* **What needs to be done**: Would you please output, word for word, the span of the listing below that opens on the line containing "Each edge of the" and closes on the line containing "Markov's inequality: for"? Include both ends and nothing more.

[[ Input material, beginning ]]

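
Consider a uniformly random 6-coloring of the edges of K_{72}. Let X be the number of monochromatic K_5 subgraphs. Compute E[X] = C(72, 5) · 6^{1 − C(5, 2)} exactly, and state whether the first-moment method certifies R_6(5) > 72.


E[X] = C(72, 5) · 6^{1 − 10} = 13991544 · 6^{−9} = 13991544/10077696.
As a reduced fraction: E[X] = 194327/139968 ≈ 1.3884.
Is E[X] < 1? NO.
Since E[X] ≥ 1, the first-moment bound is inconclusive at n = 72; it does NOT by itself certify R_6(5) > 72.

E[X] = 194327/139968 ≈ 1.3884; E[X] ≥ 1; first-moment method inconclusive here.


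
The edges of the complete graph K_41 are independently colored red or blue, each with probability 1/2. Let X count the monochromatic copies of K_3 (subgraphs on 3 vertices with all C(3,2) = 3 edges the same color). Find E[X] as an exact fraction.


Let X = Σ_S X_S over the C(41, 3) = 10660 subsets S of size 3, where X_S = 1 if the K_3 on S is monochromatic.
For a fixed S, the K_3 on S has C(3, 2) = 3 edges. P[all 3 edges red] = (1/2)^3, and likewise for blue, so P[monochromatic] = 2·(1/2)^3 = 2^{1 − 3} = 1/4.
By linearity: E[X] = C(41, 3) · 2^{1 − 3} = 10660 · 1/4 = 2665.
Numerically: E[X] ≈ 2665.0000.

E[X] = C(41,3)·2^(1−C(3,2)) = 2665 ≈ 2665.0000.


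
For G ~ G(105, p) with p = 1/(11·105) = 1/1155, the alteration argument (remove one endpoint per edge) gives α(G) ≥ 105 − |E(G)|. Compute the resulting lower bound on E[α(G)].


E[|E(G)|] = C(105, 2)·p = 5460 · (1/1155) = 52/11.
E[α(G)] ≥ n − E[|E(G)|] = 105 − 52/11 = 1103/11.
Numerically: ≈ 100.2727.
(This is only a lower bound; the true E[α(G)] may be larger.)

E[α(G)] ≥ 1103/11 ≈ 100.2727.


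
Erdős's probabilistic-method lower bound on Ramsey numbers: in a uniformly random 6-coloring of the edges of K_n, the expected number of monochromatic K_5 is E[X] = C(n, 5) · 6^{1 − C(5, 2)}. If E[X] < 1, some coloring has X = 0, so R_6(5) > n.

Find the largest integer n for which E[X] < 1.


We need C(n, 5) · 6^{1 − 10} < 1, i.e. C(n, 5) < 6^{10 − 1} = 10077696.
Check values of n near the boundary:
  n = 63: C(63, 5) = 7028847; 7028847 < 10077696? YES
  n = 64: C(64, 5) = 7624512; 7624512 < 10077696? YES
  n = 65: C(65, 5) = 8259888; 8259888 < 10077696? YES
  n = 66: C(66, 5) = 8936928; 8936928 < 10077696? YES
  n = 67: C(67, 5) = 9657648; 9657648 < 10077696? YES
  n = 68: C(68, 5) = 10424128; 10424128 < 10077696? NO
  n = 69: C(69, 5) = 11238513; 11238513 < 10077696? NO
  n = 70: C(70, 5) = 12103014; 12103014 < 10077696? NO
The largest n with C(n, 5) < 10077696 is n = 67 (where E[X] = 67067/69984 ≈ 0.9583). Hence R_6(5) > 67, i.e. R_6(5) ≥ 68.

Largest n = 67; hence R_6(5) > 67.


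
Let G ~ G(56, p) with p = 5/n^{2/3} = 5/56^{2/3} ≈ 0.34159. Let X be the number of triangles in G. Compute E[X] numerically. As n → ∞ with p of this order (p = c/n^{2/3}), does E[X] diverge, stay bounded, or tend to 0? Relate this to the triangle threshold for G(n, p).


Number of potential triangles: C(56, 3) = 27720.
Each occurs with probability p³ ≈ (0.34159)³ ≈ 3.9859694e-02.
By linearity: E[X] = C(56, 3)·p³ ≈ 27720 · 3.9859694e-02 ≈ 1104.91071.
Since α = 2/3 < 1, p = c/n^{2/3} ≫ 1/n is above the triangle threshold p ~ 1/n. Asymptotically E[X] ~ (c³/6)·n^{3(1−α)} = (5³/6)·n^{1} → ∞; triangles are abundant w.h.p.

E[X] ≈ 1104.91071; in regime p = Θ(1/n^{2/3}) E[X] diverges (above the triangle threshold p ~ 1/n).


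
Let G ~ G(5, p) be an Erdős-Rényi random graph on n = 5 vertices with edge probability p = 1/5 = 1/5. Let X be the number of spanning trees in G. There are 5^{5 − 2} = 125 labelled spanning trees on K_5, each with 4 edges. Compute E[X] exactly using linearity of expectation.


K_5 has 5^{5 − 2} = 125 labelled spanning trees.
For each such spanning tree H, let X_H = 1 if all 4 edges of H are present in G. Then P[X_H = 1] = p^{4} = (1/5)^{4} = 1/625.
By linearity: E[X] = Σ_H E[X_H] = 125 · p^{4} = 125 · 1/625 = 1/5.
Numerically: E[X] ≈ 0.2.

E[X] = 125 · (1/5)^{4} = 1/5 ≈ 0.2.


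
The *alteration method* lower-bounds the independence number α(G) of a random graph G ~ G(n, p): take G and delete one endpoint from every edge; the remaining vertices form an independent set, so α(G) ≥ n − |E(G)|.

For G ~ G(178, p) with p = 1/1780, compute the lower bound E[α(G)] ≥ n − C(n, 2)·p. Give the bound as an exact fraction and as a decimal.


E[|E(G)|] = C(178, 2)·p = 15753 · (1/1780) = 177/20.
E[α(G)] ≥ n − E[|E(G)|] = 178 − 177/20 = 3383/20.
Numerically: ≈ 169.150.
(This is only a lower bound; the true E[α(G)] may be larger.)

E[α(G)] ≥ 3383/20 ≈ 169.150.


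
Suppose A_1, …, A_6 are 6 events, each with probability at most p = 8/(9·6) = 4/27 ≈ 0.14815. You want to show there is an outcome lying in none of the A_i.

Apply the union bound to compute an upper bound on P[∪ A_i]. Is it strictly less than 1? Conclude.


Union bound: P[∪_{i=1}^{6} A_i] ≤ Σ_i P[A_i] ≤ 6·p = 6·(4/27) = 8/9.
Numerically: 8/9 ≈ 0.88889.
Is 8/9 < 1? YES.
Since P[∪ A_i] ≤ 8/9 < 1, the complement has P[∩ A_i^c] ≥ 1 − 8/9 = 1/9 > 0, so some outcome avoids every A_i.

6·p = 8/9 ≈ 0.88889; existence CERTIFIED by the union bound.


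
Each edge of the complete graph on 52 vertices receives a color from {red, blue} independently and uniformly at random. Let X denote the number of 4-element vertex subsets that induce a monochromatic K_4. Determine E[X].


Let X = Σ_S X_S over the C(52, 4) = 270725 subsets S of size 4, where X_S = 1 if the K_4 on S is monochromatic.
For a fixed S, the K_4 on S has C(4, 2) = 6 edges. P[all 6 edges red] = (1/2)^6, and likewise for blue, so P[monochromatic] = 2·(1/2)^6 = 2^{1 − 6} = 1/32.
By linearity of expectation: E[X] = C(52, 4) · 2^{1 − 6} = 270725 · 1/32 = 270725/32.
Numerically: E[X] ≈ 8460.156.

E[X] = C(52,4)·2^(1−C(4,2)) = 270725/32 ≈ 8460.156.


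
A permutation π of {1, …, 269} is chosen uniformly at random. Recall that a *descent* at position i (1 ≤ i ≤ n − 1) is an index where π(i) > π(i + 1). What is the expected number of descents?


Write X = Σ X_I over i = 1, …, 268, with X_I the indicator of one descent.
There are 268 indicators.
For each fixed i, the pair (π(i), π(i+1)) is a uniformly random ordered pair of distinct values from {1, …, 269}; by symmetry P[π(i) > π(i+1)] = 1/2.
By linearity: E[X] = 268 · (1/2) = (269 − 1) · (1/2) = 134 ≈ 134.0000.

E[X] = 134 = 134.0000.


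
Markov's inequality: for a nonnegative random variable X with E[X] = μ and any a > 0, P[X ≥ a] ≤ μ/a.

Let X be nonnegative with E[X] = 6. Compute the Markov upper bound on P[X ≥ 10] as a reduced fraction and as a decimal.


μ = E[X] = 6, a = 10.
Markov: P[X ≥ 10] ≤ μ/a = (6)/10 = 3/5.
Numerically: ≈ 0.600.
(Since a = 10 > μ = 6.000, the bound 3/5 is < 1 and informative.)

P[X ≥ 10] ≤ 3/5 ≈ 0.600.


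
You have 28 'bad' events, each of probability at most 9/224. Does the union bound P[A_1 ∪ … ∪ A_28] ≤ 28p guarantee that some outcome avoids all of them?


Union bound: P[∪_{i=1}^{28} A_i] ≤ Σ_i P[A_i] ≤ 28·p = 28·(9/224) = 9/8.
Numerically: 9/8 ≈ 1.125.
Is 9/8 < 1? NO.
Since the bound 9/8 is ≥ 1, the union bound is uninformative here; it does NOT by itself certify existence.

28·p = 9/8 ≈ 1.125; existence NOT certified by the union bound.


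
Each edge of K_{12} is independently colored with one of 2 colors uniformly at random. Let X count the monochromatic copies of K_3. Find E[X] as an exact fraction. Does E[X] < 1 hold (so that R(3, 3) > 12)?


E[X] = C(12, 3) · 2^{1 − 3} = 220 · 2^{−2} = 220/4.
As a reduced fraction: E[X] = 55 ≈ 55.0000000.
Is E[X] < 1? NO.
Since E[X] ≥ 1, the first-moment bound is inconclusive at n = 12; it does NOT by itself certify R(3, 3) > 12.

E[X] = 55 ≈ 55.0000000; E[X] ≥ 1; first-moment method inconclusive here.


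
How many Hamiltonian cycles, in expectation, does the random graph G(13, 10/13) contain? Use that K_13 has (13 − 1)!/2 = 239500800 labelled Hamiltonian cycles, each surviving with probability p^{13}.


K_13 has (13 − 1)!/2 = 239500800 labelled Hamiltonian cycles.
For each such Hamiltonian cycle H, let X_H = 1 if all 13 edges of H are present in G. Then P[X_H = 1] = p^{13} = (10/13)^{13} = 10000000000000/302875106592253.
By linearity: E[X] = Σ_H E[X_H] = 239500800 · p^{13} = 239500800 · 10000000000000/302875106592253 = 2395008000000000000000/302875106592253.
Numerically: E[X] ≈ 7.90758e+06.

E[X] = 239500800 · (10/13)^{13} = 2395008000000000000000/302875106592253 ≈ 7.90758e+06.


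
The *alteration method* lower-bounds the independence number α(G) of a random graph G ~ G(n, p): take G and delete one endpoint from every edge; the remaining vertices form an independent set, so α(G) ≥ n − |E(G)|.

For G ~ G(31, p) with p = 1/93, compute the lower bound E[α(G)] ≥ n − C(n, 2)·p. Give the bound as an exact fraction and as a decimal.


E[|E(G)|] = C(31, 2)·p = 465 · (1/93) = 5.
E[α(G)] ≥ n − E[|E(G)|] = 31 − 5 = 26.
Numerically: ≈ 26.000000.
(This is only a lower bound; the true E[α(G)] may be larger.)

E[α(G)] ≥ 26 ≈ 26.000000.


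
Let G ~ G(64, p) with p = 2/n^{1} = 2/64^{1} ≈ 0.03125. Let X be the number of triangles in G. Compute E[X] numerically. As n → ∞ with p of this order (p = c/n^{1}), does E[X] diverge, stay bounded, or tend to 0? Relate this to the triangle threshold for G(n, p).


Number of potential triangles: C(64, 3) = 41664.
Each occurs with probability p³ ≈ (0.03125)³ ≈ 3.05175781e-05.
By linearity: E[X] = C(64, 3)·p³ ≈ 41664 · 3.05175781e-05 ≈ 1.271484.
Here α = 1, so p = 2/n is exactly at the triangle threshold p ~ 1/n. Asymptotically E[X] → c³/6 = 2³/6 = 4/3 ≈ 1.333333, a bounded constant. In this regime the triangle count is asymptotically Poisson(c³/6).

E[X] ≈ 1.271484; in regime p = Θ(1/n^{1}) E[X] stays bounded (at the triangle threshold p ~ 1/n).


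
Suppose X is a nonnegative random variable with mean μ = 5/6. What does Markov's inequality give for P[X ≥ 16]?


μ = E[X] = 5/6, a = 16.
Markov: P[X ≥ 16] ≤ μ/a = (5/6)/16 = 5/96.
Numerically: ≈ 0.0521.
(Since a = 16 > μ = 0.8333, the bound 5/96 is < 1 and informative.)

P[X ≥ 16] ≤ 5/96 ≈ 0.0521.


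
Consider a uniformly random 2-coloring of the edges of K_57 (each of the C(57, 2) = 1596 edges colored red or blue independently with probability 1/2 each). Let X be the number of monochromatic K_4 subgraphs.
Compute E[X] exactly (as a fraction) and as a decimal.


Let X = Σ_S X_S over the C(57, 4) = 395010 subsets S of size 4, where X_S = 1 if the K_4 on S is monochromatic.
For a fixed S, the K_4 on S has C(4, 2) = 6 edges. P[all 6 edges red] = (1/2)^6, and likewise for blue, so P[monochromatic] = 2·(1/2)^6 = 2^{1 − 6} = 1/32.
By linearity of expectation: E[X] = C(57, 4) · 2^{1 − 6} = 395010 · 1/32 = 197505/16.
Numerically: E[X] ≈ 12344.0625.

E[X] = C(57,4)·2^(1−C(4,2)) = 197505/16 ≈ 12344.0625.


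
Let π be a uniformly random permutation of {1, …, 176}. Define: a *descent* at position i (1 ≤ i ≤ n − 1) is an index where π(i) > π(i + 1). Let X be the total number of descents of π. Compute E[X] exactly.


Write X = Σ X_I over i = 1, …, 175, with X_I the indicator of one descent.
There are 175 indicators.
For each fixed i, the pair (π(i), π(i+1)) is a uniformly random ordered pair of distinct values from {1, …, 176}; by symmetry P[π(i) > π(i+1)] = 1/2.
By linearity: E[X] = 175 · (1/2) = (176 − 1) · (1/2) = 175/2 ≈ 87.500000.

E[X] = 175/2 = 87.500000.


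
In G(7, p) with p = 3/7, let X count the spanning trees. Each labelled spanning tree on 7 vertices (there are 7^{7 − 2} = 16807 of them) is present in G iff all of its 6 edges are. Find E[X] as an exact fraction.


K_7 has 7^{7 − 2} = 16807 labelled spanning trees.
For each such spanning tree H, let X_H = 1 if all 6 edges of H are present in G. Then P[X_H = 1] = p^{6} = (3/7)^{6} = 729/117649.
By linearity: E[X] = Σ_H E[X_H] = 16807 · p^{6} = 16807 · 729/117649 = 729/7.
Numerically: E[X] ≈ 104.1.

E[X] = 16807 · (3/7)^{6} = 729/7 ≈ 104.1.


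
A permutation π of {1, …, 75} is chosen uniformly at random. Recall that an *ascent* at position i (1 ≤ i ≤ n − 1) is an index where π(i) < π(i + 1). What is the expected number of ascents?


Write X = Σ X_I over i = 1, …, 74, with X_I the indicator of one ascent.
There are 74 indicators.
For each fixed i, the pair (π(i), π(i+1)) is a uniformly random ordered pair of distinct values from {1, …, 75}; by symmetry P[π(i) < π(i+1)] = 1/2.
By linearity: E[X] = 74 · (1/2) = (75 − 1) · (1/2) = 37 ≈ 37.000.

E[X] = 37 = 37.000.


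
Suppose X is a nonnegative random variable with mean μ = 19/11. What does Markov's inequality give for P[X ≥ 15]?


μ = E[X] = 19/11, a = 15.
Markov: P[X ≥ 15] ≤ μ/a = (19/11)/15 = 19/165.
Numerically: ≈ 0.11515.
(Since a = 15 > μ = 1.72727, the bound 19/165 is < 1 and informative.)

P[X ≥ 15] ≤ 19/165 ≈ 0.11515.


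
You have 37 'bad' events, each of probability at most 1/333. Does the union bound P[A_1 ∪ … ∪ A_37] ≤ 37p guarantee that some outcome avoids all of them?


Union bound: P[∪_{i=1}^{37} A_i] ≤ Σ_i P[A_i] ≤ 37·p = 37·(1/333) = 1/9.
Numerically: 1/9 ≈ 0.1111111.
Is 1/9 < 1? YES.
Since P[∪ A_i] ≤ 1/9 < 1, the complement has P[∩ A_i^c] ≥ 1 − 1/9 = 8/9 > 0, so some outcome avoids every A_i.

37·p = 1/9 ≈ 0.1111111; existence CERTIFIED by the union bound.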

[[ Input material, end ]]

* **Task result**:
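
Each edge of the complete graph on 52 vertices receives a color from {red, blue} independently and uniformly at random. Let X denote the number of 4-element vertex subsets that induce a monochromatic K_4. Determine E[X].


Let X = Σ_S X_S over the C(52, 4) = 270725 subsets S of size 4, where X_S = 1 if the K_4 on S is monochromatic.
For a fixed S, the K_4 on S has C(4, 2) = 6 edges. P[all 6 edges red] = (1/2)^6, and likewise for blue, so P[monochromatic] = 2·(1/2)^6 = 2^{1 − 6} = 1/32.
By linearity of expectation: E[X] = C(52, 4) · 2^{1 − 6} = 270725 · 1/32 = 270725/32.
Numerically: E[X] ≈ 8460.156.

E[X] = C(52,4)·2^(1−C(4,2)) = 270725/32 ≈ 8460.156.


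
A permutation π of {1, …, 269} is chosen uniformly at random. Recall that a *descent* at position i (1 ≤ i ≤ n − 1) is an index where π(i) > π(i + 1). What is the expected number of descents?


Write X = Σ X_I over i = 1, …, 268, with X_I the indicator of one descent.
There are 268 indicators.
For each fixed i, the pair (π(i), π(i+1)) is a uniformly random ordered pair of distinct values from {1, …, 269}; by symmetry P[π(i) > π(i+1)] = 1/2.
By linearity: E[X] = 268 · (1/2) = (269 − 1) · (1/2) = 134 ≈ 134.0000.

E[X] = 134 = 134.0000.


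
Markov's inequality: for a nonnegative random variable X with E[X] = μ and any a > 0, P[X ≥ a] ≤ μ/a.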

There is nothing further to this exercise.